WHAT THE EXERCISE ASKS -> Copy out the data below verbatim.

============================================================

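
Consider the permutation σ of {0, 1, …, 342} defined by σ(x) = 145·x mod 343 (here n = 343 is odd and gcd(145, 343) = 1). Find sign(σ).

Trace 53: π^k(53) = [53, 139, 261, 115, 211, 68, 256] for k=0..6.
π_145 has 4 disjoint cycles with lengths [294, 42, 6, 1] on {0,…,342}.
n − c = 343 − 4 = 339; sign = (−1)^339 = -1.

-1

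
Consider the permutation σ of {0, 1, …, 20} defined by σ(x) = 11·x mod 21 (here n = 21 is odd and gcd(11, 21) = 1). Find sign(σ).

Orbit of 1 under x↦11x: [1, 11, 16, 8, 4, 2]… (length divides ord_21(11)).
The orbit structure of x ↦ 11x mod 21: 6 orbits of sizes [6, 6, 3, 3, 2, 1].
With 6 cycles on 21 points, sign = (−1)^{21−6} = -1.

-1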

============================================================

ANSWER TO THIS PROBLEM ->
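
Consider the permutation σ of {0, 1, …, 342} defined by σ(x) = 145·x mod 343 (here n = 343 is odd and gcd(145, 343) = 1). Find sign(σ).

Trace 53: π^k(53) = [53, 139, 261, 115, 211, 68, 256] for k=0..6.
π_145 has 4 disjoint cycles with lengths [294, 42, 6, 1] on {0,…,342}.
n − c = 343 − 4 = 339; sign = (−1)^339 = -1.

-1

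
Consider the permutation σ of {0, 1, …, 20} defined by σ(x) = 11·x mod 21 (here n = 21 is odd and gcd(11, 21) = 1). Find sign(σ).

Orbit of 1 under x↦11x: [1, 11, 16, 8, 4, 2]… (length divides ord_21(11)).
The orbit structure of x ↦ 11x mod 21: 6 orbits of sizes [6, 6, 3, 3, 2, 1].
With 6 cycles on 21 points, sign = (−1)^{21−6} = -1.

-1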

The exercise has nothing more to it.